**Exercise prompt**
What follows is a set of records, each of which is to be written out exactly.

**Input**

* * *

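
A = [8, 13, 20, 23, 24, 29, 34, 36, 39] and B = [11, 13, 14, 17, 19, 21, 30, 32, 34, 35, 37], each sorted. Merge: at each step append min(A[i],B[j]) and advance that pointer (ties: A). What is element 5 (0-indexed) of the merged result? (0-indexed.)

merged[5] = 17

i=0 j=0: A[i]=8<=B[j]=11 take 8, i++
i=1 j=0: A[i]=13>B[j]=11 take 11, j++
i=1 j=1: A[i]=13<=B[j]=13 take 13, i++
i=2 j=1: A[i]=20>B[j]=13 take 13, j++
i=2 j=2: A[i]=20>B[j]=14 take 14, j++
i=2 j=3: A[i]=20>B[j]=17 take 17, j++
i=2 j=4: A[i]=20>B[j]=19 take 19, j++
i=2 j=5: A[i]=20<=B[j]=21 take 20, i++
i=3 j=5: A[i]=23>B[j]=21 take 21, j++
i=3 j=6: A[i]=23<=B[j]=30 take 23, i++
i=4 j=6: A[i]=24<=B[j]=30 take 24, i++
i=5 j=6: A[i]=29<=B[j]=30 take 29, i++
i=6 j=6: A[i]=34>B[j]=30 take 30, j++
i=6 j=7: A[i]=34>B[j]=32 take 32, j++
i=6 j=8: A[i]=34<=B[j]=34 take 34, i++
i=7 j=8: A[i]=36>B[j]=34 take 34, j++
i=7 j=9: A[i]=36>B[j]=35 take 35, j++
i=7 j=10: A[i]=36<=B[j]=37 take 36, i++
i=8 j=10: A[i]=39>B[j]=37 take 37, j++
i=8 j=11: B done, take A[i]=39, i++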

* * *

**Result**
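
A = [8, 13, 20, 23, 24, 29, 34, 36, 39] and B = [11, 13, 14, 17, 19, 21, 30, 32, 34, 35, 37], each sorted. Merge: at each step append min(A[i],B[j]) and advance that pointer (ties: A). What is element 5 (0-indexed) of the merged result? (0-indexed.)

merged[5] = 17

i=0 j=0: A[i]=8<=B[j]=11 take 8, i++
i=1 j=0: A[i]=13>B[j]=11 take 11, j++
i=1 j=1: A[i]=13<=B[j]=13 take 13, i++
i=2 j=1: A[i]=20>B[j]=13 take 13, j++
i=2 j=2: A[i]=20>B[j]=14 take 14, j++
i=2 j=3: A[i]=20>B[j]=17 take 17, j++
i=2 j=4: A[i]=20>B[j]=19 take 19, j++
i=2 j=5: A[i]=20<=B[j]=21 take 20, i++
i=3 j=5: A[i]=23>B[j]=21 take 21, j++
i=3 j=6: A[i]=23<=B[j]=30 take 23, i++
i=4 j=6: A[i]=24<=B[j]=30 take 24, i++
i=5 j=6: A[i]=29<=B[j]=30 take 29, i++
i=6 j=6: A[i]=34>B[j]=30 take 30, j++
i=6 j=7: A[i]=34>B[j]=32 take 32, j++
i=6 j=8: A[i]=34<=B[j]=34 take 34, i++
i=7 j=8: A[i]=36>B[j]=34 take 34, j++
i=7 j=9: A[i]=36>B[j]=35 take 35, j++
i=7 j=10: A[i]=36<=B[j]=37 take 36, i++
i=8 j=10: A[i]=39>B[j]=37 take 37, j++
i=8 j=11: B done, take A[i]=39, i++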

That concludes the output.